**Data in this exercise**
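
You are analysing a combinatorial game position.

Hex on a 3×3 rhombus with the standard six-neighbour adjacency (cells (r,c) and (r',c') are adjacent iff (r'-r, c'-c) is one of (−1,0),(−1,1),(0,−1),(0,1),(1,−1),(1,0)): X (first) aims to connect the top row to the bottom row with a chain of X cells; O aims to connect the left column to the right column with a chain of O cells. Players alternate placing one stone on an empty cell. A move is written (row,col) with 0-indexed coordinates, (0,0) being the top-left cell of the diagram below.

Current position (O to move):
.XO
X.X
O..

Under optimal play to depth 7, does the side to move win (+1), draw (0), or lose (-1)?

value(.XO/X.X/O.., O) = +1

ply 1, O at .XO/X.X/O.. | (0,0)=-1→OXO/X.X/O..; (1,1)=+1→.XO/XOX/O..*; (2,1)=+1→.XO/X.X/OO.; (2,2)=+1→.XO/X.X/O.O
ply 2: .XO/XOX/O.. is terminal -1 (X); from .XO/X.X/O.. depth 7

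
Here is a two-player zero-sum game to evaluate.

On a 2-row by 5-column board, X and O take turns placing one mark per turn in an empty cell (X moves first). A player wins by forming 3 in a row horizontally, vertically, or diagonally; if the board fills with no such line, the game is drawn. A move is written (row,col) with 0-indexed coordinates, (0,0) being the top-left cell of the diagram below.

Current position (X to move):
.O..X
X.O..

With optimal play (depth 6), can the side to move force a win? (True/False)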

**Exercise goal**
Quote all of the entries verbatim.

**Response to the exercise**
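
You are analysing a combinatorial game position.

Hex on a 3×3 rhombus with the standard six-neighbour adjacency (cells (r,c) and (r',c') are adjacent iff (r'-r, c'-c) is one of (−1,0),(−1,1),(0,−1),(0,1),(1,−1),(1,0)): X (first) aims to connect the top row to the bottom row with a chain of X cells; O aims to connect the left column to the right column with a chain of O cells. Players alternate placing one stone on an empty cell. A move is written (row,col) with 0-indexed coordinates, (0,0) being the top-left cell of the diagram below.

Current position (O to move):
.XO
X.X
O..

Under optimal play to depth 7, does the side to move win (+1), draw (0), or lose (-1)?

value(.XO/X.X/O.., O) = +1

ply 1, O at .XO/X.X/O.. | (0,0)=-1→OXO/X.X/O..; (1,1)=+1→.XO/XOX/O..*; (2,1)=+1→.XO/X.X/OO.; (2,2)=+1→.XO/X.X/O.O
ply 2: .XO/XOX/O.. is terminal -1 (X); from .XO/X.X/O.. depth 7

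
Here is a two-player zero-sum game to evaluate.

On a 2-row by 5-column board, X and O take turns placing one mark per turn in an empty cell (X moves first). A player wins by forming 3 in a row horizontally, vertically, or diagonally; if the board fills with no such line, the game is drawn. A move is written (row,col) with 0-indexed coordinates, (0,0) being the top-left cell of the diagram below.

Current position (X to move):
.O..X
X.O..

With optimal play (depth 6), can the side to move force a win? (True/False)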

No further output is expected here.